> **PROBLEM**:
Count the lines below that contain the word "begin", and reply with only that number.

═══ DATASET ENTRIES

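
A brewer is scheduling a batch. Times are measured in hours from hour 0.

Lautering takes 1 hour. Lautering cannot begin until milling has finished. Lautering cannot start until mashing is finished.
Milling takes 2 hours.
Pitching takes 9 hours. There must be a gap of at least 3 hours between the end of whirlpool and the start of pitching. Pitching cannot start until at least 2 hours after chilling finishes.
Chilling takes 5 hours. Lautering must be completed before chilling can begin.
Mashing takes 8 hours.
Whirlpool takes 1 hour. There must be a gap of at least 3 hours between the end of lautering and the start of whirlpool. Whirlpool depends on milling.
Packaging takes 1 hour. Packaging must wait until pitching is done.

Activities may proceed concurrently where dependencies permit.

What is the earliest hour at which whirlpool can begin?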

══════

> **EXPECTED ANSWER**:
3